- _Records supplied_:
○ ○ ○ ○

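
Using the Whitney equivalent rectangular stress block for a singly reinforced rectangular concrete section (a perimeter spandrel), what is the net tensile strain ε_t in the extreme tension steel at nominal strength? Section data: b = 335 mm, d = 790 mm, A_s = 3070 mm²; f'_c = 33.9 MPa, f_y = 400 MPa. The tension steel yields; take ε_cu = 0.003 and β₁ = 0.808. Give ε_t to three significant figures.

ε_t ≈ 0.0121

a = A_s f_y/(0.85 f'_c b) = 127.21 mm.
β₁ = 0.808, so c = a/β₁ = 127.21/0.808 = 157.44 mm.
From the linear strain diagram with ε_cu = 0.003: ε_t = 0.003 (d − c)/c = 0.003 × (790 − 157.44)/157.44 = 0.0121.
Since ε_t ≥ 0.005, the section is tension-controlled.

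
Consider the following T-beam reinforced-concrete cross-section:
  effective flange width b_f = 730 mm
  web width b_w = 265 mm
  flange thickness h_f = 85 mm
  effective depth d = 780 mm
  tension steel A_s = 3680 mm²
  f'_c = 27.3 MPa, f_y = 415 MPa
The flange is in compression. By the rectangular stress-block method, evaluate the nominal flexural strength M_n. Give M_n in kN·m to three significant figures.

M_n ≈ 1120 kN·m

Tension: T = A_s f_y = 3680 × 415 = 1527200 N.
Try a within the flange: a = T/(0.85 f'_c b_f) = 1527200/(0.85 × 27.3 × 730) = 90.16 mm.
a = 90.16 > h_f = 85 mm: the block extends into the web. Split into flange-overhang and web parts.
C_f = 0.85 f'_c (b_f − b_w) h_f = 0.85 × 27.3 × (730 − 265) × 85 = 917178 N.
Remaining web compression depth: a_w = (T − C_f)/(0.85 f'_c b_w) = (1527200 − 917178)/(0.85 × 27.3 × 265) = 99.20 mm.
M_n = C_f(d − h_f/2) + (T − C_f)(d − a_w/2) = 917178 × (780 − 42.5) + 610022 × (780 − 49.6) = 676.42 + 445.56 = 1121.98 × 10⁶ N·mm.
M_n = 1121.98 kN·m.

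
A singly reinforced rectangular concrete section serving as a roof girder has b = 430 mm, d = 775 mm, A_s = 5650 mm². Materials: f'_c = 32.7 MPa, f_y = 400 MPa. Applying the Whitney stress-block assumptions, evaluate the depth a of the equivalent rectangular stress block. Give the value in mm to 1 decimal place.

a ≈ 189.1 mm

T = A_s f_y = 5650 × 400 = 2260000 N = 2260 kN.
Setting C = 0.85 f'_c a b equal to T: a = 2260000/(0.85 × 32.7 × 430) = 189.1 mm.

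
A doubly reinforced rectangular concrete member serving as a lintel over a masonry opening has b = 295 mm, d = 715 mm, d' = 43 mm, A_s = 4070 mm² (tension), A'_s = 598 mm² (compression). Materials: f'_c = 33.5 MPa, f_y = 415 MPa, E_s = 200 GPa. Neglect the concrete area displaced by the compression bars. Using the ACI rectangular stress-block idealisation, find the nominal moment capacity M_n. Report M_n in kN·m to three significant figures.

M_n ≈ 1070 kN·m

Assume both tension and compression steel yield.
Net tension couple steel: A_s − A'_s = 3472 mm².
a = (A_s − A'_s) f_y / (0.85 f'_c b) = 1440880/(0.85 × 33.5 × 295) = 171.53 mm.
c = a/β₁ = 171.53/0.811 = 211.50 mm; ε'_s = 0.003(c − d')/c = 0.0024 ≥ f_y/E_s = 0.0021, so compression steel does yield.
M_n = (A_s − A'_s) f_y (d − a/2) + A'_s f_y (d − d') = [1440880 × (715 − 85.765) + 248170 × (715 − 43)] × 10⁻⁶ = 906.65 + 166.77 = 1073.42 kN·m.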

○ ○ ○ ○

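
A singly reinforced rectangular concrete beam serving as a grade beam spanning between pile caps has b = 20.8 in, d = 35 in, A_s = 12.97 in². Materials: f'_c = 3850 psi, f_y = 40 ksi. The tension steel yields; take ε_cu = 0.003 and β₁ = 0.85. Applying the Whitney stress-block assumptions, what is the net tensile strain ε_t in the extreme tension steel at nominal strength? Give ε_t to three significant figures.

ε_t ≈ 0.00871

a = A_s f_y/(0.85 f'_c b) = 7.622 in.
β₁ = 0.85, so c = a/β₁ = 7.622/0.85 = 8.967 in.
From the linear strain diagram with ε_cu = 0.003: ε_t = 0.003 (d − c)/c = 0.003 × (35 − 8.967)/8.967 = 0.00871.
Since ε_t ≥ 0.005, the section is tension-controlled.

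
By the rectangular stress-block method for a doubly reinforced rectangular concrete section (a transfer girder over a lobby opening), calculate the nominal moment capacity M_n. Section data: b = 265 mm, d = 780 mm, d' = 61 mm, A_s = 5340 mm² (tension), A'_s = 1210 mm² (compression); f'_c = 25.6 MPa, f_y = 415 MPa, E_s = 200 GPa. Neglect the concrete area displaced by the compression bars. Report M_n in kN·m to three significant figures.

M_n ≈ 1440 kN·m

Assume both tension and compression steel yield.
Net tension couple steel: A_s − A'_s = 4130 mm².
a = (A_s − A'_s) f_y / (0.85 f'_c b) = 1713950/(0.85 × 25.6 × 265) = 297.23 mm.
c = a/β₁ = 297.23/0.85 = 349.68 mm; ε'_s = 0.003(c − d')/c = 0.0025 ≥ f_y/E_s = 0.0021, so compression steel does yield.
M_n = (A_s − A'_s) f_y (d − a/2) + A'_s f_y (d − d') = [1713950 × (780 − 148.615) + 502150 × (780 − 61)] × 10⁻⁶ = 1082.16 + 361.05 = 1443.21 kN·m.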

○ ○ ○ ○

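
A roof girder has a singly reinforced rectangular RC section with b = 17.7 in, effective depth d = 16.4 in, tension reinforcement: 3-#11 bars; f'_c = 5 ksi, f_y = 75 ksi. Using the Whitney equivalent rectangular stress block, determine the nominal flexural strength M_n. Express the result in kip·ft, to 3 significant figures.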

○ ○ ○ ○

- _Assigned task_: Whenever "width" occurs in a line of the entries, copy that line.

- _Your response_:
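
  effective flange width b_f = 730 mm
  web width b_w = 265 mm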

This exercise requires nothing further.